Exercise description: Among the records below, find each line containing the word "recorded" and copy it.
START Data records
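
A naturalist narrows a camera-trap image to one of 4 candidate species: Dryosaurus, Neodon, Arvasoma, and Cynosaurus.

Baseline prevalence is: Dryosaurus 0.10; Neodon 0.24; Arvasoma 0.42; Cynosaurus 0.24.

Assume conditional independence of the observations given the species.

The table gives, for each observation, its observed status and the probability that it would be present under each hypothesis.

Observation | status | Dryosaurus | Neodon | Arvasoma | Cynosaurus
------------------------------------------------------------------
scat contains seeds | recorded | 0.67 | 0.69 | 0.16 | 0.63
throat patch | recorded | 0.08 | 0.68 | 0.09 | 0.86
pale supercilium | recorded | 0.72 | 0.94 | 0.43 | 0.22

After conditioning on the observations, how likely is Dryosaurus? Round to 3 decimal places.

0.027

For each hypothesis, the unnormalized posterior weight is prior × product of the observation likelihoods:
  Dryosaurus: 0.10 × 0.67 × 0.08 × 0.72 = 0.0038592
  Neodon: 0.24 × 0.69 × 0.68 × 0.94 = 0.10585
  Arvasoma: 0.42 × 0.16 × 0.09 × 0.43 = 0.0026006
  Cynosaurus: 0.24 × 0.63 × 0.86 × 0.22 = 0.028607
Marginal likelihood of the evidence = 0.14092.
P(Dryosaurus | evidence) = 0.0038592 / 0.14092 ≈ 0.027.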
END Data records
Solution to the problem:
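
scat contains seeds | recorded | 0.67 | 0.69 | 0.16 | 0.63
throat patch | recorded | 0.08 | 0.68 | 0.09 | 0.86
pale supercilium | recorded | 0.72 | 0.94 | 0.43 | 0.22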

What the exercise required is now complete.